**DESCRIPTION OF THE TASK:** Among the entries below, extract exactly the lines that run from the one with "Electricity costs $0.261/kWh." through the one with "- a ceiling fan: 54.1 W for 14.6 h/day", both ends included.

═══ DATA EXTRACT

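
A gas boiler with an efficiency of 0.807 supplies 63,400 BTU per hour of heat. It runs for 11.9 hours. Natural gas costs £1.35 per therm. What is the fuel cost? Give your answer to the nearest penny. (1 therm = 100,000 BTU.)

Heat delivered = 63,400 BTU/h × 11.9 h = 754,460 BTU
Gas input = 754,460 / 0.807 = 934,895 BTU
= 934,895 / 100,000 = 9.349 therm
Cost = 9.349 × £1.35/therm = £12.62

£12.62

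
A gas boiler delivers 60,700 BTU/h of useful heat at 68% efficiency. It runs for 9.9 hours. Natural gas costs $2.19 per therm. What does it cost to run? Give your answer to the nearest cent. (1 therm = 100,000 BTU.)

Heat delivered = 60,700 BTU/h × 9.9 h = 600,930 BTU
Gas input = 600,930 / 0.68 = 883,721 BTU
= 883,721 / 100,000 = 8.837 therm
Cost = 8.837 × $2.19/therm = $19.35

$19.35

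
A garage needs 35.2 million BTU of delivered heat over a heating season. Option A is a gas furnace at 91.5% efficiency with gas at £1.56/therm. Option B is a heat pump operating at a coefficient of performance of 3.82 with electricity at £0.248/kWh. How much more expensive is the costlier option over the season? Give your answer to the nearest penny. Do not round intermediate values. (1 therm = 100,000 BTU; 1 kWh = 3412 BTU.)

Heat load = 35.2 × 10⁶ BTU = 35,200,000 BTU
Gas: input = 35,200,000 / 0.915 = 38,469,945 BTU = 384.7 therm → 384.7 × £1.56 = £600.13
Heat pump: 35,200,000 BTU / 3412 = 10,320 kWh heat; / 3.82 = 2,701 kWh in → × £0.248 = £669.76
Difference = |£600.13 − £669.76| = £69.63

£69.63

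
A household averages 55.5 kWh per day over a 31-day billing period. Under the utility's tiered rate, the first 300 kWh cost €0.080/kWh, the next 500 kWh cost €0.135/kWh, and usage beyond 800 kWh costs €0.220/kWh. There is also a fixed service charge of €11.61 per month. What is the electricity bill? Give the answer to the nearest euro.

€306

Usage = 55.5 kWh/day × 31 days = 1720.5 kWh
First 300 kWh × €0.080 = €24.00
Next 500 kWh × €0.135 = €67.50
Remaining 920.5 kWh × €0.220 = €202.51
Energy charge = €294.01; + service €11.61 = €305.62 ≈ €306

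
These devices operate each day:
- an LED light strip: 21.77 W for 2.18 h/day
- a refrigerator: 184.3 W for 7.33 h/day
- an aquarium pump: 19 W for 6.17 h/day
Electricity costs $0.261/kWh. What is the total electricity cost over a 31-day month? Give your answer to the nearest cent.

$12.26

LED light strip: 21.77 W × 2.18 h × 31 d = 1,471 Wh = 1.471 kWh
refrigerator: 184.3 W × 7.33 h × 31 d = 41,878 Wh = 41.88 kWh
aquarium pump: 19 W × 6.17 h × 31 d = 3,634 Wh = 3.634 kWh
Total energy = 1.471 + 41.88 + 3.634 = 46.98 kWh
Cost = 46.98 kWh × $0.261 = $12.26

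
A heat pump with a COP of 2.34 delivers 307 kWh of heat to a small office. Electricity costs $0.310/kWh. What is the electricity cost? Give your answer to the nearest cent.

$40.67

Electrical input = 307 kWh / 2.34 = 131.2 kWh
Cost = 131.2 × $0.310/kWh = $40.67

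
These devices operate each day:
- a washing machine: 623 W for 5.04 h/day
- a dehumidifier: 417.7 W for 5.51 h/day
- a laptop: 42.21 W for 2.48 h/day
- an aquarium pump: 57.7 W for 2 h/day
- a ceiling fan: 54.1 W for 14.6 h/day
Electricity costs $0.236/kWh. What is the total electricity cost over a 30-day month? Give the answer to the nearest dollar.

washing machine: 623 W × 5.04 h × 30 d = 94,198 Wh = 94.2 kWh
dehumidifier: 417.7 W × 5.51 h × 30 d = 69,046 Wh = 69.05 kWh
laptop: 42.21 W × 2.48 h × 30 d = 3,140 Wh = 3.14 kWh
aquarium pump: 57.7 W × 2 h × 30 d = 3,462 Wh = 3.462 kWh
ceiling fan: 54.1 W × 14.6 h × 30 d = 23,696 Wh = 23.7 kWh
Total energy = 94.2 + 69.05 + 3.14 + 3.462 + 23.7 = 193.5 kWh
Cost = 193.5 kWh × $0.236 = $45.68 ≈ $46

$46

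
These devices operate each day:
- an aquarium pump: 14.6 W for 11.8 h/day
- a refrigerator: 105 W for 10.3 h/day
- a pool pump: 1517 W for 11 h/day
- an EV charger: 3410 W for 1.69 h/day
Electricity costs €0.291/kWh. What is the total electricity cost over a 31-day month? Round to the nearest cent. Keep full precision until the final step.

aquarium pump: 14.6 W × 11.8 h × 31 d = 5,341 Wh = 5.341 kWh
refrigerator: 105 W × 10.3 h × 31 d = 33,526 Wh = 33.53 kWh
pool pump: 1517 W × 11 h × 31 d = 517,297 Wh = 517.3 kWh
EV charger: 3410 W × 1.69 h × 31 d = 178,650 Wh = 178.6 kWh
Total energy = 5.341 + 33.53 + 517.3 + 178.6 = 734.8 kWh
Cost = 734.8 kWh × €0.291 = €213.83

€213.83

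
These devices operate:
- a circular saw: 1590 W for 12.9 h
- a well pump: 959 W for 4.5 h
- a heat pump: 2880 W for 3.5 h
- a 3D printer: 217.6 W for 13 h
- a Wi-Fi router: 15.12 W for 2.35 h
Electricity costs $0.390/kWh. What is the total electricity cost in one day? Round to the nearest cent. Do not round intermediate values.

$14.73

circular saw: 1590 W × 12.9 h = 20,511 Wh = 20.51 kWh
well pump: 959 W × 4.5 h = 4,316 Wh = 4.316 kWh
heat pump: 2880 W × 3.5 h = 10,080 Wh = 10.08 kWh
3D printer: 217.6 W × 13 h = 2,829 Wh = 2.829 kWh
Wi-Fi router: 15.12 W × 2.35 h = 36 Wh = 0.03553 kWh
Total energy = 20.51 + 4.316 + 10.08 + 2.829 + 0.03553 = 37.77 kWh
Cost = 37.77 kWh × $0.390 = $14.73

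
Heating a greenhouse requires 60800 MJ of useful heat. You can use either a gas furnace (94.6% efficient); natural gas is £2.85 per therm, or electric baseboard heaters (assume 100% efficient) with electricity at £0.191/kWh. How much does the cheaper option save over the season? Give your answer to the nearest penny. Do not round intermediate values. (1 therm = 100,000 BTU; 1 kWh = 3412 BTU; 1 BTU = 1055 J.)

£1489.86

Heat load = 60800 MJ = 60,800,000,000 J / 1055 = 57,630,332 BTU
Gas: input = 57,630,332 / 0.946 = 60,920,012 BTU = 609.2 therm → 609.2 × £2.85 = £1,736.22
Electric: 57,630,332 BTU / 3412 = 16,890 kWh → × £0.191 = £3,226.08
Difference = |£1,736.22 − £3,226.08| = £1,489.86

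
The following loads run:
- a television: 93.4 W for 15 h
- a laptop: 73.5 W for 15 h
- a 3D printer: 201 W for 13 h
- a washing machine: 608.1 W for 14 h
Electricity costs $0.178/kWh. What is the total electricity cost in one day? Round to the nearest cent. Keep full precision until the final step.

$2.43

television: 93.4 W × 15 h = 1,401 Wh = 1.401 kWh
laptop: 73.5 W × 15 h = 1,102 Wh = 1.103 kWh
3D printer: 201 W × 13 h = 2,613 Wh = 2.613 kWh
washing machine: 608.1 W × 14 h = 8,513 Wh = 8.513 kWh
Total energy = 1.401 + 1.103 + 2.613 + 8.513 = 13.63 kWh
Cost = 13.63 kWh × $0.178 = $2.43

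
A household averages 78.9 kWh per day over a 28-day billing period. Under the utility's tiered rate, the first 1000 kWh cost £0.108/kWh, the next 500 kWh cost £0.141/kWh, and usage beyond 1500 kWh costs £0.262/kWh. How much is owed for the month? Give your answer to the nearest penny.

Usage = 78.9 kWh/day × 28 days = 2209.2 kWh
First 1000 kWh × £0.108 = £108.00
Next 500 kWh × £0.141 = £70.50
Remaining 709.2 kWh × £0.262 = £185.81
Total = £364.31

£364.31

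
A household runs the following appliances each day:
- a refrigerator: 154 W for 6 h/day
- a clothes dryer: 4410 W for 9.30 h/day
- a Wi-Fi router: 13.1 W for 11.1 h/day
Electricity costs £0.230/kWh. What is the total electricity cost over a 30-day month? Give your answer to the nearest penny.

refrigerator: 154 W × 6 h × 30 d = 27,720 Wh = 27.72 kWh
clothes dryer: 4410 W × 9.30 h × 30 d = 1,230,390 Wh = 1,230 kWh
Wi-Fi router: 13.1 W × 11.1 h × 30 d = 4,362 Wh = 4.362 kWh
Total energy = 27.72 + 1,230 + 4.362 = 1,262 kWh
Cost = 1,262 kWh × £0.230 = £290.37

£290.37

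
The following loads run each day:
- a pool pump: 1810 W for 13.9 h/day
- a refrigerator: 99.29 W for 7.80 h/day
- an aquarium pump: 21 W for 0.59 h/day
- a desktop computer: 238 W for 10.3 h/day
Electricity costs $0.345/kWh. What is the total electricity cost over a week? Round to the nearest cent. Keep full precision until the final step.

pool pump: 1810 W × 13.9 h × 7 d = 176,113 Wh = 176.1 kWh
refrigerator: 99.29 W × 7.80 h × 7 d = 5,421 Wh = 5.421 kWh
aquarium pump: 21 W × 0.59 h × 7 d = 87 Wh = 0.08673 kWh
desktop computer: 238 W × 10.3 h × 7 d = 17,160 Wh = 17.16 kWh
Total energy = 176.1 + 5.421 + 0.08673 + 17.16 = 198.8 kWh
Cost = 198.8 kWh × $0.345 = $68.58

$68.58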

══════

**WRITTEN SOLUTION:**
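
Electricity costs $0.261/kWh. What is the total electricity cost over a 31-day month? Give your answer to the nearest cent.

$12.26

LED light strip: 21.77 W × 2.18 h × 31 d = 1,471 Wh = 1.471 kWh
refrigerator: 184.3 W × 7.33 h × 31 d = 41,878 Wh = 41.88 kWh
aquarium pump: 19 W × 6.17 h × 31 d = 3,634 Wh = 3.634 kWh
Total energy = 1.471 + 41.88 + 3.634 = 46.98 kWh
Cost = 46.98 kWh × $0.261 = $12.26

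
A heat pump with a COP of 2.34 delivers 307 kWh of heat to a small office. Electricity costs $0.310/kWh. What is the electricity cost? Give your answer to the nearest cent.

$40.67

Electrical input = 307 kWh / 2.34 = 131.2 kWh
Cost = 131.2 × $0.310/kWh = $40.67

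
These devices operate each day:
- a washing machine: 623 W for 5.04 h/day
- a dehumidifier: 417.7 W for 5.51 h/day
- a laptop: 42.21 W for 2.48 h/day
- an aquarium pump: 57.7 W for 2 h/day
- a ceiling fan: 54.1 W for 14.6 h/day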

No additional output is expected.